- Problem requirements -
Of the entries below, return exactly those lines that fall between the one containing "- upper crust, 17.7 km, density 2730 kg/m³" and the one containing "- lower crust, 21.8 km, density 2970 kg/m³", the two end lines included.

- Records supplied -
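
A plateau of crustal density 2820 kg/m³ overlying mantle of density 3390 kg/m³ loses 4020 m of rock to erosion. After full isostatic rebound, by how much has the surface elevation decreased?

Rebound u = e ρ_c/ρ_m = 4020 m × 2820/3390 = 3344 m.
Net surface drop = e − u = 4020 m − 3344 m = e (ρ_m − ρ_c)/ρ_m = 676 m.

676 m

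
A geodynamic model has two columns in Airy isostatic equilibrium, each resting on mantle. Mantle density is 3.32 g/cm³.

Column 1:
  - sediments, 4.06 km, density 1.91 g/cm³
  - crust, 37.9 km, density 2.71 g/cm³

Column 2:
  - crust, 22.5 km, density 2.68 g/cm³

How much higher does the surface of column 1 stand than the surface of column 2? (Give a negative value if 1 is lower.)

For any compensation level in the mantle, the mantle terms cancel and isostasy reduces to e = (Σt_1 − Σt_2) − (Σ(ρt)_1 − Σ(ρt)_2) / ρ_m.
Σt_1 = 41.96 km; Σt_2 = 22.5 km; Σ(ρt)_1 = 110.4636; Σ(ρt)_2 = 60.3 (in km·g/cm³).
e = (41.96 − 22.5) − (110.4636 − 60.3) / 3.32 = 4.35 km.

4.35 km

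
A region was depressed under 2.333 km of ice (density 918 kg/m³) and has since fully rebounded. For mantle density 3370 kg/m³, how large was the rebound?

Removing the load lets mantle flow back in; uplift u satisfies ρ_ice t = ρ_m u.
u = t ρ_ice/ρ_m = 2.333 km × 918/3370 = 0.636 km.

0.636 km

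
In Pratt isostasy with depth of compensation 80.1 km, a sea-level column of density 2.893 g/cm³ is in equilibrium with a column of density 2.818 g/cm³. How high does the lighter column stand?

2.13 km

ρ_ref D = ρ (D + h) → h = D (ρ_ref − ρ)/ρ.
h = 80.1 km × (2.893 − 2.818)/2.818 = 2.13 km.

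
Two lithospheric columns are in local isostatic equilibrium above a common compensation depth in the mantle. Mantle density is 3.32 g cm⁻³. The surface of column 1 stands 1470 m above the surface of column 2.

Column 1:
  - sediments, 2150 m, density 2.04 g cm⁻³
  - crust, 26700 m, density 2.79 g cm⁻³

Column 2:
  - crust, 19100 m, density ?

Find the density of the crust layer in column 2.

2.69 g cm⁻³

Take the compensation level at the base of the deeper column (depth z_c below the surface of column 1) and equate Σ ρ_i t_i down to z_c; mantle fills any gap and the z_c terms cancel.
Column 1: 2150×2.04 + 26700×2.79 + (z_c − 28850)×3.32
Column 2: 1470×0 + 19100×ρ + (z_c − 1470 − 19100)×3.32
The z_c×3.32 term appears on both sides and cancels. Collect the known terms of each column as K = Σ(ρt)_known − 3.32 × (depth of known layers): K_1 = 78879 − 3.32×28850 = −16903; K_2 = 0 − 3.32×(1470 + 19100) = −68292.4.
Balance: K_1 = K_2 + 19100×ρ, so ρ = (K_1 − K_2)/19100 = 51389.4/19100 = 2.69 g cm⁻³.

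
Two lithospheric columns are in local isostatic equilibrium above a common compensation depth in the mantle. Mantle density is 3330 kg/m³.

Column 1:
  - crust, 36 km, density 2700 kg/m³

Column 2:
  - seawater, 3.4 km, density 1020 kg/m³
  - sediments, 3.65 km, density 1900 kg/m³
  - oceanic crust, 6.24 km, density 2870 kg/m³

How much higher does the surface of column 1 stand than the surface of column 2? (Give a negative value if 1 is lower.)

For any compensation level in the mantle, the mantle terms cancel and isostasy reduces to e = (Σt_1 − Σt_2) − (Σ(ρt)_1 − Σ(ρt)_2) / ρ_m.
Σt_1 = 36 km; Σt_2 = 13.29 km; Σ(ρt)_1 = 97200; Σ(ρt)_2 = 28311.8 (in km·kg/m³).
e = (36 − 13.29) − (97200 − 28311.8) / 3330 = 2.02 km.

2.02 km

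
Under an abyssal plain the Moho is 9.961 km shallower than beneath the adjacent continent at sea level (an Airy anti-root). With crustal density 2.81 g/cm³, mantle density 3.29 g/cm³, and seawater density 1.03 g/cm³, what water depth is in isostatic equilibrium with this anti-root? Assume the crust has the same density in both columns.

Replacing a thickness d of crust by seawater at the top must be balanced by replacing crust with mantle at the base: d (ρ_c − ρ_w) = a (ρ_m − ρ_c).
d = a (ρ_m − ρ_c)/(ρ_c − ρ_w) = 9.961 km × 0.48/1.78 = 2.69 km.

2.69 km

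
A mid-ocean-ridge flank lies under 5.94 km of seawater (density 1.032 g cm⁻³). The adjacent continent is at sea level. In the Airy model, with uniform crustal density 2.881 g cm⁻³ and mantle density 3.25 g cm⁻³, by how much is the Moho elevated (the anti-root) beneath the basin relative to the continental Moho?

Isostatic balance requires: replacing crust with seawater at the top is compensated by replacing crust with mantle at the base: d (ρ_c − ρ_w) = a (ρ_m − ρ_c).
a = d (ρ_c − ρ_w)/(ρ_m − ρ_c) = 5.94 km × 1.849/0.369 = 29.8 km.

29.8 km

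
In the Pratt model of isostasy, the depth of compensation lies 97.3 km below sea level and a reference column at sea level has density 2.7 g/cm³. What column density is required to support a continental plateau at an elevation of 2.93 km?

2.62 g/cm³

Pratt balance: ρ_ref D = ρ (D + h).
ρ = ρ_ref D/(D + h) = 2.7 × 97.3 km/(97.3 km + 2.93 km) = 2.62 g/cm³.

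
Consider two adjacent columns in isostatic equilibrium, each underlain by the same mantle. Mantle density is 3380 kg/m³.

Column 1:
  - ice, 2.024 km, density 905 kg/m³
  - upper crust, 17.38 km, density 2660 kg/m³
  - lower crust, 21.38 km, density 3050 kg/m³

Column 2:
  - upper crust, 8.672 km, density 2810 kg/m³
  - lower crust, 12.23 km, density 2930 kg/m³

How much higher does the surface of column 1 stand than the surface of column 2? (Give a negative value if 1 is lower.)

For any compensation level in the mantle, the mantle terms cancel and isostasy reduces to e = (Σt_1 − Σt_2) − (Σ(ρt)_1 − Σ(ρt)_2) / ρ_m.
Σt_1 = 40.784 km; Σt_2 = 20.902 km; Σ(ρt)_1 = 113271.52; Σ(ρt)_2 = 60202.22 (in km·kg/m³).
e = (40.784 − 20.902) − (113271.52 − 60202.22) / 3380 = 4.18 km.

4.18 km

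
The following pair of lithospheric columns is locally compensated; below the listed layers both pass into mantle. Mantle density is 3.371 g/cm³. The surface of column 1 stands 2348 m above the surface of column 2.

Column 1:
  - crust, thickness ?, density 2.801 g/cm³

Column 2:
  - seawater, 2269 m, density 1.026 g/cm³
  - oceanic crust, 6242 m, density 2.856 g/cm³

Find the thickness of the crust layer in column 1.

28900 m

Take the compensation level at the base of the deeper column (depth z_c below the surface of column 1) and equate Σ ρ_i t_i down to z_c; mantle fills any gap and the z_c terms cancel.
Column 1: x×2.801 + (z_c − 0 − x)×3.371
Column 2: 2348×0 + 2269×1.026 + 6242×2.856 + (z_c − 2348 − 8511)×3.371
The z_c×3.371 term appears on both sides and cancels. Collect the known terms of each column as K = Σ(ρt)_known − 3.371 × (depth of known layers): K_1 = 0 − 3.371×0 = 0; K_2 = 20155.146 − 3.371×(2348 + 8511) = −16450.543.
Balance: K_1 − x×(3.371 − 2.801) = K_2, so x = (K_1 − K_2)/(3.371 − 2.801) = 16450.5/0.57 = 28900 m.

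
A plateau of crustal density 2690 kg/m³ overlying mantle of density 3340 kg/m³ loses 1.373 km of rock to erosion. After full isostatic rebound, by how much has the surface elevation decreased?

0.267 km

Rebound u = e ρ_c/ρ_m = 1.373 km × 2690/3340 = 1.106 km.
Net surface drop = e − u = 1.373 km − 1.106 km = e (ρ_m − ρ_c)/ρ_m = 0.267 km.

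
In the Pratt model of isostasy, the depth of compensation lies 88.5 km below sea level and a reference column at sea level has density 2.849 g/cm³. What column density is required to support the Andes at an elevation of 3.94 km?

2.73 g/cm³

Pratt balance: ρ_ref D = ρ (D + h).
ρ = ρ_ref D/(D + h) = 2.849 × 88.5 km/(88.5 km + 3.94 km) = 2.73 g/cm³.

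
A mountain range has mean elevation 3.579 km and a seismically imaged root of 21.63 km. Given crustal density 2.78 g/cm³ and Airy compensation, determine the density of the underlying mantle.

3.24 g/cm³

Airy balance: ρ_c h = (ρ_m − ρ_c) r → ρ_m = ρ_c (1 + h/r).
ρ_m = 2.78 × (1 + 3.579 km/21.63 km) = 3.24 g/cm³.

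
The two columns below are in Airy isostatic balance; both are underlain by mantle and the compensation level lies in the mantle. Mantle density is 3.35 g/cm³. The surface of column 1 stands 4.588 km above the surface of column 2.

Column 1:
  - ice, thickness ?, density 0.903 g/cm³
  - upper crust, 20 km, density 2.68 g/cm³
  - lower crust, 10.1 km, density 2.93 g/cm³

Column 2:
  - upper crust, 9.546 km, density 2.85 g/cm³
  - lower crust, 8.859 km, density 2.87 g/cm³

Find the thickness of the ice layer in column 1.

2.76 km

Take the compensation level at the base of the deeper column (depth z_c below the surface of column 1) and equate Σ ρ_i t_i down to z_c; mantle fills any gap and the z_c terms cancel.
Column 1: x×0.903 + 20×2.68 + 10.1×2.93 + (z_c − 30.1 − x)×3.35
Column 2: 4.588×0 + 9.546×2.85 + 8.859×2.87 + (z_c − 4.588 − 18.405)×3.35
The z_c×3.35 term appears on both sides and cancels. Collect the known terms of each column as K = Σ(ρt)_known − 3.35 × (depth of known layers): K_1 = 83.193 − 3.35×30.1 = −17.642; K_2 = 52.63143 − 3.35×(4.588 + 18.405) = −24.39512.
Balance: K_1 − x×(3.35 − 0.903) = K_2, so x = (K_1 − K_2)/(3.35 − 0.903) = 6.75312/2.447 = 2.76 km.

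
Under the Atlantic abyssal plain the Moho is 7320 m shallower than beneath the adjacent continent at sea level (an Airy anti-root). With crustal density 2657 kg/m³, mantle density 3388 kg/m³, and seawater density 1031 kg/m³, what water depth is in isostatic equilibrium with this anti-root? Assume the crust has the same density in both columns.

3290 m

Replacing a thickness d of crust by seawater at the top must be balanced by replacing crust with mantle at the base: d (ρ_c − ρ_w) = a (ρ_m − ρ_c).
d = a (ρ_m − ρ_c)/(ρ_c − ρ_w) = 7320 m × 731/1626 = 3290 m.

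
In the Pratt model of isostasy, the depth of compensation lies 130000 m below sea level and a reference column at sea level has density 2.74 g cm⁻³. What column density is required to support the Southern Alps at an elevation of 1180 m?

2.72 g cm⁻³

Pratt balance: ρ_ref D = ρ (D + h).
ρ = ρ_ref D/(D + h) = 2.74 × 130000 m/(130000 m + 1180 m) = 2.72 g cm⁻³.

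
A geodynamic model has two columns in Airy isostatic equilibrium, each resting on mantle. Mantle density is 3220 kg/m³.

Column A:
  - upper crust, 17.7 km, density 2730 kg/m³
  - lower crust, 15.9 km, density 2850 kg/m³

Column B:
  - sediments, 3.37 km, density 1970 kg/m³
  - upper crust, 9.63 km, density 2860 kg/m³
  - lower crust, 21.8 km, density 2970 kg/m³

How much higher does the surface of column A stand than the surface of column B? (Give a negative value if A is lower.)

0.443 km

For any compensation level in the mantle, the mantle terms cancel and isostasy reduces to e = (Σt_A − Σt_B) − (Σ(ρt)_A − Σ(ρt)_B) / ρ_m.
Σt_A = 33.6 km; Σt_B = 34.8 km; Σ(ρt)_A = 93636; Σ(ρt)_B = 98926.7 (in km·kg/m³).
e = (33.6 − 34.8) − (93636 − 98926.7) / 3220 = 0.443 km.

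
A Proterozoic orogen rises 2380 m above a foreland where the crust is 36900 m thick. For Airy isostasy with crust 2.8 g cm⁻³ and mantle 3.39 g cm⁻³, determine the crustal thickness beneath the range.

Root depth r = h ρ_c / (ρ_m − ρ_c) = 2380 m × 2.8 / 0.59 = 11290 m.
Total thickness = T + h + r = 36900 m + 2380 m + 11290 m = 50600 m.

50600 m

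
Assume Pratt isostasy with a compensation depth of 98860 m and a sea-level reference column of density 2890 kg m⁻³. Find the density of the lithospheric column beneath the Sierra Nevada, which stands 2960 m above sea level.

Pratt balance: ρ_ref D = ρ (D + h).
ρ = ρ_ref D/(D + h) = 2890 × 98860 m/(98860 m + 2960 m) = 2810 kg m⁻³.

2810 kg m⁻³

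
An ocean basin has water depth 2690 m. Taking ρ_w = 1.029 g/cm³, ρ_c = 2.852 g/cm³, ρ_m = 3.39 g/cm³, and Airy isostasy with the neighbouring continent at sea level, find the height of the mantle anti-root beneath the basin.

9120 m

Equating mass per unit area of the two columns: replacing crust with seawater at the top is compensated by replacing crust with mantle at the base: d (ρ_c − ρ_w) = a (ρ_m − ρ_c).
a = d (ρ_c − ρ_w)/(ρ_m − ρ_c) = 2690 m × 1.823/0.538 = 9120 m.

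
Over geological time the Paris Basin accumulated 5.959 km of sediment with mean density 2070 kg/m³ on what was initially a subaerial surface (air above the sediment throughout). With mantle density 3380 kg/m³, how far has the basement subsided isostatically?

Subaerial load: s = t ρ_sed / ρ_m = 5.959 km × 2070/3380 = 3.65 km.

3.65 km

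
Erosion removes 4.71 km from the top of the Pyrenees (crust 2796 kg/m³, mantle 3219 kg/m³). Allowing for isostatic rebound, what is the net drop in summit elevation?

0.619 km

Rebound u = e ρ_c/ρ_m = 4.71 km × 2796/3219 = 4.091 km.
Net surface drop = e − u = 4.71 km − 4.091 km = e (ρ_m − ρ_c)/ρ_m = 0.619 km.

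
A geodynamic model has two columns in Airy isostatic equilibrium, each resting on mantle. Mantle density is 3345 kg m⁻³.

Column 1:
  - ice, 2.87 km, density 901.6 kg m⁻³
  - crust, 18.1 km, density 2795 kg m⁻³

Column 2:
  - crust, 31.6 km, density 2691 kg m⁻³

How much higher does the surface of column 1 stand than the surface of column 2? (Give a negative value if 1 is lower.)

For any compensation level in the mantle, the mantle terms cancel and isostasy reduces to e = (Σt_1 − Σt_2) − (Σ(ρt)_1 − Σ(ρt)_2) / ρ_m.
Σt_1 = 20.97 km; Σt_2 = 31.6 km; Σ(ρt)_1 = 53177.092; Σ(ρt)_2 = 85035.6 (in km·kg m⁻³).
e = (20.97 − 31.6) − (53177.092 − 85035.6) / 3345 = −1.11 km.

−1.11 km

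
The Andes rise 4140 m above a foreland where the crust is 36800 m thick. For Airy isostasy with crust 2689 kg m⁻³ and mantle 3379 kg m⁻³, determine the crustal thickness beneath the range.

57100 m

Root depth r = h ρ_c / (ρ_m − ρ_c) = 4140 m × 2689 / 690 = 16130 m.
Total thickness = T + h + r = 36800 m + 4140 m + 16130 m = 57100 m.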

- Answer below -
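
  - upper crust, 17.7 km, density 2730 kg/m³
  - lower crust, 15.9 km, density 2850 kg/m³

Column B:
  - sediments, 3.37 km, density 1970 kg/m³
  - upper crust, 9.63 km, density 2860 kg/m³
  - lower crust, 21.8 km, density 2970 kg/m³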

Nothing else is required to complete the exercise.